- Problem statement -
The records that follow need to be output exactly as they are.

Provided information below:

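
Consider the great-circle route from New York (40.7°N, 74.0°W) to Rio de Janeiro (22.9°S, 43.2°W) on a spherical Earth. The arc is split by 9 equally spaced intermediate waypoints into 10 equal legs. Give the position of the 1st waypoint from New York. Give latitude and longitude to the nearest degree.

Convert each endpoint to a unit vector on the sphere (x = cos φ cos λ, y = cos φ sin λ, z = sin φ).
The central angle between the endpoints is δ = arccos(p₁·p₂) ≈ 1.217 rad (69.7°).
Interpolate at f = 1/10 with slerp weights a = sin((1−f)δ)/sin δ ≈ 0.948, b = sin(fδ)/sin δ ≈ 0.129.
p = a·p₁ + b·p₂ ≈ (0.285, -0.772, 0.568); φ = arcsin(p_z) ≈ 34.59°, λ = atan2(p_y, p_x) ≈ -69.75°.

≈ 35°N, 70°W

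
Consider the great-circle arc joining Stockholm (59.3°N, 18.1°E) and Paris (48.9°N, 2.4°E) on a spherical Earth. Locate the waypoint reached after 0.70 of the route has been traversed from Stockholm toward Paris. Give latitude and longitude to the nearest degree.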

End of Provided information.

- Reply -
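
Consider the great-circle route from New York (40.7°N, 74.0°W) to Rio de Janeiro (22.9°S, 43.2°W) on a spherical Earth. The arc is split by 9 equally spaced intermediate waypoints into 10 equal legs. Give the position of the 1st waypoint from New York. Give latitude and longitude to the nearest degree.

Convert each endpoint to a unit vector on the sphere (x = cos φ cos λ, y = cos φ sin λ, z = sin φ).
The central angle between the endpoints is δ = arccos(p₁·p₂) ≈ 1.217 rad (69.7°).
Interpolate at f = 1/10 with slerp weights a = sin((1−f)δ)/sin δ ≈ 0.948, b = sin(fδ)/sin δ ≈ 0.129.
p = a·p₁ + b·p₂ ≈ (0.285, -0.772, 0.568); φ = arcsin(p_z) ≈ 34.59°, λ = atan2(p_y, p_x) ≈ -69.75°.

≈ 35°N, 70°W

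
Consider the great-circle arc joining Stockholm (59.3°N, 18.1°E) and Paris (48.9°N, 2.4°E) on a spherical Earth. Locate the waypoint reached after 0.70 of the route has been traversed from Stockholm toward Paris. Give latitude and longitude to the nearest degree.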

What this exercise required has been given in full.